------ Extracted data

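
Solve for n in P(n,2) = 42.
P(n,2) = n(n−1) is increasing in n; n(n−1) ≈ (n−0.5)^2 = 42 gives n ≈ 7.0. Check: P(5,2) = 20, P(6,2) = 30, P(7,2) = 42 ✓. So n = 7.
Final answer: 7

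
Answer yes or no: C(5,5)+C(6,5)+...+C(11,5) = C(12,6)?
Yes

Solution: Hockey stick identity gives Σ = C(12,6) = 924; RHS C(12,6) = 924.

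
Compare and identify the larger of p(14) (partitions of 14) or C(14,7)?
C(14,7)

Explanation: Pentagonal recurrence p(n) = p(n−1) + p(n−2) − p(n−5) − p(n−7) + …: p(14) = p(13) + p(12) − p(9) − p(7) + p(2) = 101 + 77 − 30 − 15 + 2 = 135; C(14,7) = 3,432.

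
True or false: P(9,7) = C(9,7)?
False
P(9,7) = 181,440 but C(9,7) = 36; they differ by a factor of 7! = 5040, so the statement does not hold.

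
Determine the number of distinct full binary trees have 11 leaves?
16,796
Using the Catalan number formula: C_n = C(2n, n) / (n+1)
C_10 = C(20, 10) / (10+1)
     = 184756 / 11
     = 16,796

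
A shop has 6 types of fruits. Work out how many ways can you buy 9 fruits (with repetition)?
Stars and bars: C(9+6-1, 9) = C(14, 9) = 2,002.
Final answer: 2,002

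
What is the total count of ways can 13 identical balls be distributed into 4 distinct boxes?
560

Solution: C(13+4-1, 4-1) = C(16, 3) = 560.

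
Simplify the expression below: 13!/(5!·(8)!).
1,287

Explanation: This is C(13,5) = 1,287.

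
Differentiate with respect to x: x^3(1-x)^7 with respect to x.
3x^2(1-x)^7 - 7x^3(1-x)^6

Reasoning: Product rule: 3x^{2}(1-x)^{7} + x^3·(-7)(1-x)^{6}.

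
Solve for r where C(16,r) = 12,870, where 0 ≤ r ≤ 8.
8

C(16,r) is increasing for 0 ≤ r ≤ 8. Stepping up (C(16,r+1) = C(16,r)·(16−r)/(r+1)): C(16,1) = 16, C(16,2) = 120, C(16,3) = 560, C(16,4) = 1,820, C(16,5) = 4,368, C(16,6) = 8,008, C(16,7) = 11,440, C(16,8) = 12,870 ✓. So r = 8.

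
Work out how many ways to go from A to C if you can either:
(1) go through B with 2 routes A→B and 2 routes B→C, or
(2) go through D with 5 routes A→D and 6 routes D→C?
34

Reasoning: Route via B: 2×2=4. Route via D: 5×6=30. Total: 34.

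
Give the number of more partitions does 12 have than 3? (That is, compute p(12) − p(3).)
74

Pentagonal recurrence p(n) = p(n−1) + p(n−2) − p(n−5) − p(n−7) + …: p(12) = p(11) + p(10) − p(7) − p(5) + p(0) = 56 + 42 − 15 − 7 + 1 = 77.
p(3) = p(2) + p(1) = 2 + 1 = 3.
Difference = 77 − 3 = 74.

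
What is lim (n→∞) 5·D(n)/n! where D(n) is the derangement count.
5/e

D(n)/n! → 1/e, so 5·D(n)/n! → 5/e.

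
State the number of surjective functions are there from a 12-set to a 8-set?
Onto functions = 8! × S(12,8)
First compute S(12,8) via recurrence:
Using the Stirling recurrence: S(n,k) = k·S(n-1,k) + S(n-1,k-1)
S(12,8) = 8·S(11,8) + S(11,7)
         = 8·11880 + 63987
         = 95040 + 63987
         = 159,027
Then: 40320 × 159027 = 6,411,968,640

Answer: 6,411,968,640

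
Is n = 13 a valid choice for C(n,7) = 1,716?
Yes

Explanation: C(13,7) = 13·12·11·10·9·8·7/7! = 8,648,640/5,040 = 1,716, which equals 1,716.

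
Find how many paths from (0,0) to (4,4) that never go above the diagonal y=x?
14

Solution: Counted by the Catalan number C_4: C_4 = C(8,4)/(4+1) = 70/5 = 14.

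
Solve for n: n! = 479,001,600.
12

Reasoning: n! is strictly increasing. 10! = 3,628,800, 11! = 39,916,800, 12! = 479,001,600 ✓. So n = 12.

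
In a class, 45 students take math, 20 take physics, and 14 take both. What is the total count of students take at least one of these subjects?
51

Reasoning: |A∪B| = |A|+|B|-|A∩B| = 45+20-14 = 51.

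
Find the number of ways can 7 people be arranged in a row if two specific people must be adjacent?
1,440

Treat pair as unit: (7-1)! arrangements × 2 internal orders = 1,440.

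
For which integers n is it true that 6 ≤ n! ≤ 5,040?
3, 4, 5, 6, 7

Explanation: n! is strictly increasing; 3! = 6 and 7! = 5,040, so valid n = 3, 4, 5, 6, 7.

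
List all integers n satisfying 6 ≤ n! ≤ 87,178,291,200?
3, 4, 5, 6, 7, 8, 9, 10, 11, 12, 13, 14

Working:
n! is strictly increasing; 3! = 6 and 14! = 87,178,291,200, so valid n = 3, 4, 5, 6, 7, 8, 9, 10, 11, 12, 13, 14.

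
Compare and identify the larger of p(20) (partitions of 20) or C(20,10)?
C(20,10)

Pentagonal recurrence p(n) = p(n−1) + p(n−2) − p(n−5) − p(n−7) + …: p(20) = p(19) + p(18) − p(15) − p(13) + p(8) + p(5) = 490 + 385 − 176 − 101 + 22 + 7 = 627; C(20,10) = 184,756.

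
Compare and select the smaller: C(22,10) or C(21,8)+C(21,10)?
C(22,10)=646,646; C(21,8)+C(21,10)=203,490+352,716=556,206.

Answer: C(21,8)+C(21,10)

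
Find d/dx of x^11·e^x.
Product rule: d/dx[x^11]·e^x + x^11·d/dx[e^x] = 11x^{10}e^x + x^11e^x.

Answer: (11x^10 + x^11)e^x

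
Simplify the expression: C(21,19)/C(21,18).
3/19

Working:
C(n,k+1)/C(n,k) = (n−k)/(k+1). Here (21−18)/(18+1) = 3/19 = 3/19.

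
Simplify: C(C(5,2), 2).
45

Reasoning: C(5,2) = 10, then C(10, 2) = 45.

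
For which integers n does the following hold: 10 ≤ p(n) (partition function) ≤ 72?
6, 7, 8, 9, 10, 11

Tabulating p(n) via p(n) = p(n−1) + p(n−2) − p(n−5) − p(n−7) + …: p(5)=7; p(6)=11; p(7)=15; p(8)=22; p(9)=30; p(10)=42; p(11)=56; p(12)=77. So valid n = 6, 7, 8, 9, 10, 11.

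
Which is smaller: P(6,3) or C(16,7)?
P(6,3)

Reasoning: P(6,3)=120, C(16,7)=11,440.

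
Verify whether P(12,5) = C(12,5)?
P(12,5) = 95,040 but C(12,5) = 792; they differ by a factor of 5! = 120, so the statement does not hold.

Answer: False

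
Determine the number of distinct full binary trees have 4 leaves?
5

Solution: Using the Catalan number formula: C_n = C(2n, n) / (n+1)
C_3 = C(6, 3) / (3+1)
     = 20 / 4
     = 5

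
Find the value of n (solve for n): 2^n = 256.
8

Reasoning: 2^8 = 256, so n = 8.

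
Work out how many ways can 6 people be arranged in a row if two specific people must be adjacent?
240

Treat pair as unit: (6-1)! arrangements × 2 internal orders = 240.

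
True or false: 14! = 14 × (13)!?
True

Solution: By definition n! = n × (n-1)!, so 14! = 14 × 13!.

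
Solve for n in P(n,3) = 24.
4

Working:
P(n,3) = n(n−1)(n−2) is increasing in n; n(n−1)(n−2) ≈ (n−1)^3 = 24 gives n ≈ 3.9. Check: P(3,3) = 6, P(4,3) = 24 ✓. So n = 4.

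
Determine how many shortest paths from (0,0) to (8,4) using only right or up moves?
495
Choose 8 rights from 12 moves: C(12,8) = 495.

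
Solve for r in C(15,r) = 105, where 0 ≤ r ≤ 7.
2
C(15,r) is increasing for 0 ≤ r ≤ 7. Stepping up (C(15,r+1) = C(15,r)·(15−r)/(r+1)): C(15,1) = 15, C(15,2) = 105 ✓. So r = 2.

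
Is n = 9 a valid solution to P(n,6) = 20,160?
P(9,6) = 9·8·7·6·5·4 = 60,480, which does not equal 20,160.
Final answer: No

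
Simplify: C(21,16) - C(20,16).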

------------

→ Exercise description:
In the records above, find the line containing "(1) go through" and restate word for word every line from the first through that one.

→ Solution for this problem:
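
Solve for n in P(n,2) = 42.
P(n,2) = n(n−1) is increasing in n; n(n−1) ≈ (n−0.5)^2 = 42 gives n ≈ 7.0. Check: P(5,2) = 20, P(6,2) = 30, P(7,2) = 42 ✓. So n = 7.
Final answer: 7

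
Answer yes or no: C(5,5)+C(6,5)+...+C(11,5) = C(12,6)?
Yes

Solution: Hockey stick identity gives Σ = C(12,6) = 924; RHS C(12,6) = 924.

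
Compare and identify the larger of p(14) (partitions of 14) or C(14,7)?
C(14,7)

Explanation: Pentagonal recurrence p(n) = p(n−1) + p(n−2) − p(n−5) − p(n−7) + …: p(14) = p(13) + p(12) − p(9) − p(7) + p(2) = 101 + 77 − 30 − 15 + 2 = 135; C(14,7) = 3,432.

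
True or false: P(9,7) = C(9,7)?
False
P(9,7) = 181,440 but C(9,7) = 36; they differ by a factor of 7! = 5040, so the statement does not hold.

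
Determine the number of distinct full binary trees have 11 leaves?
16,796
Using the Catalan number formula: C_n = C(2n, n) / (n+1)
C_10 = C(20, 10) / (10+1)
     = 184756 / 11
     = 16,796

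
A shop has 6 types of fruits. Work out how many ways can you buy 9 fruits (with repetition)?
Stars and bars: C(9+6-1, 9) = C(14, 9) = 2,002.
Final answer: 2,002

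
What is the total count of ways can 13 identical balls be distributed into 4 distinct boxes?
560

Solution: C(13+4-1, 4-1) = C(16, 3) = 560.

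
Simplify the expression below: 13!/(5!·(8)!).
1,287

Explanation: This is C(13,5) = 1,287.

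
Differentiate with respect to x: x^3(1-x)^7 with respect to x.
3x^2(1-x)^7 - 7x^3(1-x)^6

Reasoning: Product rule: 3x^{2}(1-x)^{7} + x^3·(-7)(1-x)^{6}.

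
Solve for r where C(16,r) = 12,870, where 0 ≤ r ≤ 8.
8

C(16,r) is increasing for 0 ≤ r ≤ 8. Stepping up (C(16,r+1) = C(16,r)·(16−r)/(r+1)): C(16,1) = 16, C(16,2) = 120, C(16,3) = 560, C(16,4) = 1,820, C(16,5) = 4,368, C(16,6) = 8,008, C(16,7) = 11,440, C(16,8) = 12,870 ✓. So r = 8.

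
Work out how many ways to go from A to C if you can either:
(1) go through B with 2 routes A→B and 2 routes B→C, or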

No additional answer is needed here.